Output the full listing exactly.

|---|

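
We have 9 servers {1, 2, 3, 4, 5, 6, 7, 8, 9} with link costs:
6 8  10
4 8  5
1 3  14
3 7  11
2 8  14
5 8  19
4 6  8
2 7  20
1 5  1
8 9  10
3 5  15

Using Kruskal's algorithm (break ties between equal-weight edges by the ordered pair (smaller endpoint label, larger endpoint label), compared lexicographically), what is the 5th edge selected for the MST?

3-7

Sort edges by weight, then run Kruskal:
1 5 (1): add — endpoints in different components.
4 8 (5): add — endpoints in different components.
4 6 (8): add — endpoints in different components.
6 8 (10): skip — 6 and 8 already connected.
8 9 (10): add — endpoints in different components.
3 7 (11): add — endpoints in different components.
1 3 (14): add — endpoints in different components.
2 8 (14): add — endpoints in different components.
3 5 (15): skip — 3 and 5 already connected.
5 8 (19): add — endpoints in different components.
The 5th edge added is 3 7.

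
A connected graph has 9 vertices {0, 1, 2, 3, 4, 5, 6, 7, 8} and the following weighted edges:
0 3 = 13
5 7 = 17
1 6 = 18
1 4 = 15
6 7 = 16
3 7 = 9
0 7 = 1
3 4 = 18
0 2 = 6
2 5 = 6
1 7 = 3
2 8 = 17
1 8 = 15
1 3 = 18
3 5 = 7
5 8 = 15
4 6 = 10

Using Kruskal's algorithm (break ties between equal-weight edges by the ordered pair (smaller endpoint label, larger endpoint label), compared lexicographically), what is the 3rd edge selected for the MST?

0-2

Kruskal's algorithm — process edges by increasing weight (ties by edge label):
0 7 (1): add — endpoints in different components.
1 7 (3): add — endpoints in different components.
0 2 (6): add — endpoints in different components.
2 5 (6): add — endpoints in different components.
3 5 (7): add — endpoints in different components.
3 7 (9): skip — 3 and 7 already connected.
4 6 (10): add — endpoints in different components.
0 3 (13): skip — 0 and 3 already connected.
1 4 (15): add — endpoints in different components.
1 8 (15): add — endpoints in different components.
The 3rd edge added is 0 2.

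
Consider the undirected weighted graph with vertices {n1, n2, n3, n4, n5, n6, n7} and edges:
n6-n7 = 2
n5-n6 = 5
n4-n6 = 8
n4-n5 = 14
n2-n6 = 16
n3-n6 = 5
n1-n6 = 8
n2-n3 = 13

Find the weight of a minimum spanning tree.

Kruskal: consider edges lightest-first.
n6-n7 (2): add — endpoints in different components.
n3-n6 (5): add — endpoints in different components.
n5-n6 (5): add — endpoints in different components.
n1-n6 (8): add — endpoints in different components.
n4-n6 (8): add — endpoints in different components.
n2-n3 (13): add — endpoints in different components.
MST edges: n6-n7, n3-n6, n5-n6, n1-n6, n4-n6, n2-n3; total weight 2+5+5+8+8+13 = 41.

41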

|---|

- EXPECTED OUTPUT
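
We have 9 servers {1, 2, 3, 4, 5, 6, 7, 8, 9} with link costs:
6 8  10
4 8  5
1 3  14
3 7  11
2 8  14
5 8  19
4 6  8
2 7  20
1 5  1
8 9  10
3 5  15

Using Kruskal's algorithm (break ties between equal-weight edges by the ordered pair (smaller endpoint label, larger endpoint label), compared lexicographically), what is the 5th edge selected for the MST?

3-7

Sort edges by weight, then run Kruskal:
1 5 (1): add — endpoints in different components.
4 8 (5): add — endpoints in different components.
4 6 (8): add — endpoints in different components.
6 8 (10): skip — 6 and 8 already connected.
8 9 (10): add — endpoints in different components.
3 7 (11): add — endpoints in different components.
1 3 (14): add — endpoints in different components.
2 8 (14): add — endpoints in different components.
3 5 (15): skip — 3 and 5 already connected.
5 8 (19): add — endpoints in different components.
The 5th edge added is 3 7.

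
A connected graph has 9 vertices {0, 1, 2, 3, 4, 5, 6, 7, 8} and the following weighted edges:
0 3 = 13
5 7 = 17
1 6 = 18
1 4 = 15
6 7 = 16
3 7 = 9
0 7 = 1
3 4 = 18
0 2 = 6
2 5 = 6
1 7 = 3
2 8 = 17
1 8 = 15
1 3 = 18
3 5 = 7
5 8 = 15
4 6 = 10

Using Kruskal's algorithm (break ties between equal-weight edges by the ordered pair (smaller endpoint label, larger endpoint label), compared lexicographically), what is the 3rd edge selected for the MST?

0-2

Kruskal's algorithm — process edges by increasing weight (ties by edge label):
0 7 (1): add — endpoints in different components.
1 7 (3): add — endpoints in different components.
0 2 (6): add — endpoints in different components.
2 5 (6): add — endpoints in different components.
3 5 (7): add — endpoints in different components.
3 7 (9): skip — 3 and 7 already connected.
4 6 (10): add — endpoints in different components.
0 3 (13): skip — 0 and 3 already connected.
1 4 (15): add — endpoints in different components.
1 8 (15): add — endpoints in different components.
The 3rd edge added is 0 2.

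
Consider the undirected weighted graph with vertices {n1, n2, n3, n4, n5, n6, n7} and edges:
n6-n7 = 2
n5-n6 = 5
n4-n6 = 8
n4-n5 = 14
n2-n6 = 16
n3-n6 = 5
n1-n6 = 8
n2-n3 = 13

Find the weight of a minimum spanning tree.

Kruskal: consider edges lightest-first.
n6-n7 (2): add — endpoints in different components.
n3-n6 (5): add — endpoints in different components.
n5-n6 (5): add — endpoints in different components.
n1-n6 (8): add — endpoints in different components.
n4-n6 (8): add — endpoints in different components.
n2-n3 (13): add — endpoints in different components.
MST edges: n6-n7, n3-n6, n5-n6, n1-n6, n4-n6, n2-n3; total weight 2+5+5+8+8+13 = 41.

41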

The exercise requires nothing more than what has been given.